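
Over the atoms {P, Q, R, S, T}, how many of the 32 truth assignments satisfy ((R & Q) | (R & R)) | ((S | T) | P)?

Initial set: {(((R & Q) | (R & R)) | ((S | T) | P))}.
(((R & Q) | (R & R)) | ((S | T) | P)): β-rule — branch into ((R & Q) | (R & R))  //  ((S | T) | P).
  branch 1 (add ((R & Q) | (R & R))):
    ((R & Q) | (R & R)): β-rule — branch into (R & Q)  //  (R & R).
      branch 1.1 (add (R & Q)):
        (R & Q): α-rule — add R, Q.
        ○ open, literals {Q=true, R=true}.
      branch 1.2 (add (R & R)):
        (R & R): α-rule — add R, R.
        ○ open, literals {R=true}.
  branch 2 (add ((S | T) | P)):
    ((S | T) | P): β-rule — branch into (S | T)  //  P.
      branch 2.1 (add (S | T)):
        (S | T): β-rule — branch into S  //  T.
          branch 2.1.1 (add S):
            ○ open, literals {S=true}.
          branch 2.1.2 (add T):
            ○ open, literals {T=true}.
      branch 2.2 (add P):
        ○ open, literals {P=true}.
0 branches closed, 5 open.
Each open branch fixes some atoms; the unmentioned ones are free. Counting distinct full assignments: branch {Q=true, R=true} (P, S, T) contributes 8 new; branch {R=true} (P, Q, S, T) contributes 8 new; branch {S=true} (P, Q, R, T) contributes 8 new; branch {T=true} (P, Q, R, S) contributes 4 new; branch {P=true} (Q, R, S, T) contributes 2 new. Total: 30.

30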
• • •
Try it — Each record must be reproduced exactly. Keep every one.

Result of this exercise —
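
Over the atoms {P, Q, R, S, T}, how many of the 32 truth assignments satisfy ((R & Q) | (R & R)) | ((S | T) | P)?

Initial set: {(((R & Q) | (R & R)) | ((S | T) | P))}.
(((R & Q) | (R & R)) | ((S | T) | P)): β-rule — branch into ((R & Q) | (R & R))  //  ((S | T) | P).
  branch 1 (add ((R & Q) | (R & R))):
    ((R & Q) | (R & R)): β-rule — branch into (R & Q)  //  (R & R).
      branch 1.1 (add (R & Q)):
        (R & Q): α-rule — add R, Q.
        ○ open, literals {Q=true, R=true}.
      branch 1.2 (add (R & R)):
        (R & R): α-rule — add R, R.
        ○ open, literals {R=true}.
  branch 2 (add ((S | T) | P)):
    ((S | T) | P): β-rule — branch into (S | T)  //  P.
      branch 2.1 (add (S | T)):
        (S | T): β-rule — branch into S  //  T.
          branch 2.1.1 (add S):
            ○ open, literals {S=true}.
          branch 2.1.2 (add T):
            ○ open, literals {T=true}.
      branch 2.2 (add P):
        ○ open, literals {P=true}.
0 branches closed, 5 open.
Each open branch fixes some atoms; the unmentioned ones are free. Counting distinct full assignments: branch {Q=true, R=true} (P, S, T) contributes 8 new; branch {R=true} (P, Q, S, T) contributes 8 new; branch {S=true} (P, Q, R, T) contributes 8 new; branch {T=true} (P, Q, R, S) contributes 4 new; branch {P=true} (Q, R, S, T) contributes 2 new. Total: 30.

30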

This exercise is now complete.